WORK TO BE COMPLETED:
Give the number of lines in the records that include the word "below", and nothing besides.

DATASET ENTRIES:

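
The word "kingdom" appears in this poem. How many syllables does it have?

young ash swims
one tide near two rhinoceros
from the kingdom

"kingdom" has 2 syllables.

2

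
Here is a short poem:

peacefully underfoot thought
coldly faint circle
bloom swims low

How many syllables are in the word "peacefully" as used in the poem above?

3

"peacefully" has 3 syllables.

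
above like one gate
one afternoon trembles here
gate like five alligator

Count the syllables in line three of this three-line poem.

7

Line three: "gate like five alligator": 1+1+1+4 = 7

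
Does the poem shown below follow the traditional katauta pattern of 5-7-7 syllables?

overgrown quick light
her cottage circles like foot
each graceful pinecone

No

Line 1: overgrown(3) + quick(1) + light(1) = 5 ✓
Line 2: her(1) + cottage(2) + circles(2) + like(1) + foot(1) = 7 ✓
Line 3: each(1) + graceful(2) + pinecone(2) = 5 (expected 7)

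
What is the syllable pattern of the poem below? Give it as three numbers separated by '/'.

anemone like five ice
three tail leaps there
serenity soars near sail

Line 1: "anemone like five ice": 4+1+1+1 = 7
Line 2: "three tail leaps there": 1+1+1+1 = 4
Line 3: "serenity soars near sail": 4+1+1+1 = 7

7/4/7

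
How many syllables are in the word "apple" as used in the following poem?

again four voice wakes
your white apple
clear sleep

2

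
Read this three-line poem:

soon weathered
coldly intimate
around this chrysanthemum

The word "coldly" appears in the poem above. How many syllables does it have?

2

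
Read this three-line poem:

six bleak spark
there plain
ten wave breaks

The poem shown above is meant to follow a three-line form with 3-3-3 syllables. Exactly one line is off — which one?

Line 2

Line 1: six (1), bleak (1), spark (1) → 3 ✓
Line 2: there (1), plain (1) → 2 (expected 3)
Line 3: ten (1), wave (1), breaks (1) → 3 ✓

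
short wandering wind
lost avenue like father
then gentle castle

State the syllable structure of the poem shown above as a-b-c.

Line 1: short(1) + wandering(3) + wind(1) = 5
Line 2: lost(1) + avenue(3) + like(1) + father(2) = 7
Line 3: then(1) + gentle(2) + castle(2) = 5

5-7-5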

==

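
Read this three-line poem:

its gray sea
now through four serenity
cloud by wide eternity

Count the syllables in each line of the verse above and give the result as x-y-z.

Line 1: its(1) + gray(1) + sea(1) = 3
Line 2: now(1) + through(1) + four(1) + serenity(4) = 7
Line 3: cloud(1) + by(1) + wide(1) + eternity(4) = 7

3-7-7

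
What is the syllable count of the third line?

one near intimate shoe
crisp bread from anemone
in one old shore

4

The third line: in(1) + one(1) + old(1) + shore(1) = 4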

TASK SOLUTION:
2